# WHAT THE TASK ASKS:
Identify every line in the records below that contains the word "executes", and copy each of those lines.

# Saved data entries:
______________________________
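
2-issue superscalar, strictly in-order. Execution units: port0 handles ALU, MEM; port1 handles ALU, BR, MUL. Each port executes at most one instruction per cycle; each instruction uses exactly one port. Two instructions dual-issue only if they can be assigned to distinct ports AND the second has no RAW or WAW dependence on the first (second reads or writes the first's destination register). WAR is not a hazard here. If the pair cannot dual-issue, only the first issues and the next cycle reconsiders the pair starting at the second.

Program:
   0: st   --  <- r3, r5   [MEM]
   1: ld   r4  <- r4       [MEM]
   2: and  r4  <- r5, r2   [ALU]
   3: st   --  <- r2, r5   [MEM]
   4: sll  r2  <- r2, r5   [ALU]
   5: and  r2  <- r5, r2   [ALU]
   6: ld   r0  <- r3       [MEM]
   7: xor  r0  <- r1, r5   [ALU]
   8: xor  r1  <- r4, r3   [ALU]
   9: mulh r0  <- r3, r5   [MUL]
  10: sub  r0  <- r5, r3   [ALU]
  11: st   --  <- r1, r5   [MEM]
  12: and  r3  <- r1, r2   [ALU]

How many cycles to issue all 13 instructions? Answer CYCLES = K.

[0] i0  st  -- no-port MEM/MEM
[1] i1  ld  -- WAW r4
[2] i2&i3  and+st  -- dual
[3] i4  sll  -- RAW+WAW r2
[4] i5&i6  and+ld  -- dual
[5] i7&i8  xor+xor  -- dual
[6] i9  mulh  -- WAW r0
[7] i10&i11  sub+st  -- dual
[8] i12  and  -- tail

CYCLES = 9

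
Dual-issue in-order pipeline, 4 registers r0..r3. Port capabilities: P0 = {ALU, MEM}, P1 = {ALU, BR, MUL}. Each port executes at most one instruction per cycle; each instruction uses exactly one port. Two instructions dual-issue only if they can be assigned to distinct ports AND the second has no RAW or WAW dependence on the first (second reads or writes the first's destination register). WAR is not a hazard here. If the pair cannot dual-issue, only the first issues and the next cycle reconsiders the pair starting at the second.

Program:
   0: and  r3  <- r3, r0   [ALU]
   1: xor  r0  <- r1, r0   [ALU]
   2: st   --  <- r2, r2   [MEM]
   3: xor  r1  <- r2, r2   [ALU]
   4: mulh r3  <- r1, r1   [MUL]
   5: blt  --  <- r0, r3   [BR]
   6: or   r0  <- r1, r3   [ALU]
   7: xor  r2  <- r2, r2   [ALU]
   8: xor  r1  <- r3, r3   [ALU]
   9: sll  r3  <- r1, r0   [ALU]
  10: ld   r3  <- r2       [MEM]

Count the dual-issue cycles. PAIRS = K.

PAIRS = 4

0. and.ALU;xor.ALU @i0,i1  | dual
1. st.MEM;xor.ALU @i2,i3  | dual
2. mulh.MUL @i4  | no-port MUL/BR
3. blt.BR;or.ALU @i5,i6  | dual
4. xor.ALU;xor.ALU @i7,i8  | dual
5. sll.ALU @i9  | WAW r3
6. ld.MEM @i10  | tail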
______________________________
# ANSWER:
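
2-issue superscalar, strictly in-order. Execution units: port0 handles ALU, MEM; port1 handles ALU, BR, MUL. Each port executes at most one instruction per cycle; each instruction uses exactly one port. Two instructions dual-issue only if they can be assigned to distinct ports AND the second has no RAW or WAW dependence on the first (second reads or writes the first's destination register). WAR is not a hazard here. If the pair cannot dual-issue, only the first issues and the next cycle reconsiders the pair starting at the second.
Dual-issue in-order pipeline, 4 registers r0..r3. Port capabilities: P0 = {ALU, MEM}, P1 = {ALU, BR, MUL}. Each port executes at most one instruction per cycle; each instruction uses exactly one port. Two instructions dual-issue only if they can be assigned to distinct ports AND the second has no RAW or WAW dependence on the first (second reads or writes the first's destination register). WAR is not a hazard here. If the pair cannot dual-issue, only the first issues and the next cycle reconsiders the pair starting at the second.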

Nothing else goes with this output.